Start of Data to use
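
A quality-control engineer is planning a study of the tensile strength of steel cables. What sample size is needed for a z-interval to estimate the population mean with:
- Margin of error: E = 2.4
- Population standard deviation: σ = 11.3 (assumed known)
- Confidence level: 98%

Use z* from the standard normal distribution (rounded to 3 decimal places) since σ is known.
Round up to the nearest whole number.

Using z* since population σ is known (z-interval formula).

For 98% confidence, z* = 2.326 (from standard normal table)

Sample size formula for z-interval: n = (z*σ/E)²

n = (2.326 × 11.3 / 2.4)²
  = (10.951583)²
  = 119.9372

Round up to the nearest whole number: n = 120

120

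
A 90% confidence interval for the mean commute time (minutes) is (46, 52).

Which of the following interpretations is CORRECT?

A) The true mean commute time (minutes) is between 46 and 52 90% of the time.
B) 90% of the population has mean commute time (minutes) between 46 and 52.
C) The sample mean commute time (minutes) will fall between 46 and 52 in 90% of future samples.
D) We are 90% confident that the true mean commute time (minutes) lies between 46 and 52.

A confidence interval represents our confidence in the procedure, not a probability statement about the parameter.

Key concept: If we repeated this sampling process many times and computed a 90% CI each time, about 90% of those intervals would contain the true population parameter.

For this specific interval (46, 52):
- Midpoint (point estimate): 49
- Margin of error: 3

The correct interpretation is the one stating confidence that the true parameter lies in the interval — option D.

D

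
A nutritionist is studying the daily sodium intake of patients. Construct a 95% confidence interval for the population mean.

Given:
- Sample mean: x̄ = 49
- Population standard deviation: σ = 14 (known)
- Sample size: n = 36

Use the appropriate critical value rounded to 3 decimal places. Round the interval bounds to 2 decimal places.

The population standard deviation σ is known, so use a z-interval (standard normal critical value).

For 95% confidence, z* = 1.96 (from standard normal table)

Standard error: SE = σ/√n = 14/√36 = 2.333333

Margin of error: E = z* × SE = 1.96 × 2.333333 = 4.5733

Z-interval: x̄ ± E = 49 ± 4.5733 = (44.4267, 53.5733)

Rounded to 2 decimal places:

(44.43, 53.57)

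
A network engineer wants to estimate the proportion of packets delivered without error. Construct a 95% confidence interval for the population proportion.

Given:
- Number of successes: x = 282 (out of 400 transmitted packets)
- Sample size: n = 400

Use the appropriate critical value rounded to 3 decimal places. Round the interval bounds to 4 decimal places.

Sample proportion: p̂ = 282/400 = 0.705000

Check conditions for normal approximation:
  np̂ = 282 ≥ 10 ✓
  n(1-p̂) = 118 ≥ 10 ✓

The sample is large enough, so use a z-interval (normal approximation) for the proportion.

For 95% confidence, z* = 1.96 (from standard normal table)

Standard error: SE = √(p̂(1-p̂)/n) = √(0.705000×0.295000/400) = 0.02280214

Margin of error: E = z* × SE = 1.96 × 0.02280214 = 0.044692

Z-interval: p̂ ± E = 0.705000 ± 0.044692 = (0.660308, 0.749692)

Rounded to 4 decimal places:

(0.6603, 0.7497)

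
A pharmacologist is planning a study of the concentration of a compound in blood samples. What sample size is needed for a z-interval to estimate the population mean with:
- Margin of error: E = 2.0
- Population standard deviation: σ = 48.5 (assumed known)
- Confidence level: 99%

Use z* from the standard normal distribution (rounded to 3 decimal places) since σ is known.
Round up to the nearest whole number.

Using z* since population σ is known (z-interval formula).

For 99% confidence, z* = 2.576 (from standard normal table)

Sample size formula for z-interval: n = (z*σ/E)²

n = (2.576 × 48.5 / 2.0)²
  = (62.468000)²
  = 3902.2510

Round up to the nearest whole number: n = 3903

3903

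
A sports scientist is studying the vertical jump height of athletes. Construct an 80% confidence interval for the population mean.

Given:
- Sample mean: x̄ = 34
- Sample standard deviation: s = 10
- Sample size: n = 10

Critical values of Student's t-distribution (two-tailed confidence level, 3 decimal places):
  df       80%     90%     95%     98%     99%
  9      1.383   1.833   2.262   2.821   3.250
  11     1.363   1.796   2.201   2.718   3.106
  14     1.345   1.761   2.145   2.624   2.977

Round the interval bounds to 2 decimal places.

The population standard deviation σ is unknown (only the sample standard deviation s is given), so use a t-interval with df = n - 1 = 10 - 1 = 9.

For 80% confidence with df = 9, t* = 1.383 (from t-table)

Standard error: SE = s/√n = 10/√10 = 3.162278

Margin of error: E = t* × SE = 1.383 × 3.162278 = 4.3734

T-interval: x̄ ± E = 34 ± 4.3734 = (29.6266, 38.3734)

Rounded to 2 decimal places:

(29.63, 38.37)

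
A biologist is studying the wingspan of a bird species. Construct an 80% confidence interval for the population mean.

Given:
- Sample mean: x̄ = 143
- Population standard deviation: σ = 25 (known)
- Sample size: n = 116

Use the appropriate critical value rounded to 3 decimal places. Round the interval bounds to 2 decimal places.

The population standard deviation σ is known, so use a z-interval (standard normal critical value).

For 80% confidence, z* = 1.282 (from standard normal table)

Standard error: SE = σ/√n = 25/√116 = 2.321192

Margin of error: E = z* × SE = 1.282 × 2.321192 = 2.9758

Z-interval: x̄ ± E = 143 ± 2.9758 = (140.0242, 145.9758)

Rounded to 2 decimal places:

(140.02, 145.98)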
End of Data to use
Work request — Above are the records. Print exactly, and only, the lines from the line with "- Population standard deviation: σ = 25" to the line with "- Sample size: n = 116", both inclusive.

Response box —
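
- Population standard deviation: σ = 25 (known)
- Sample size: n = 116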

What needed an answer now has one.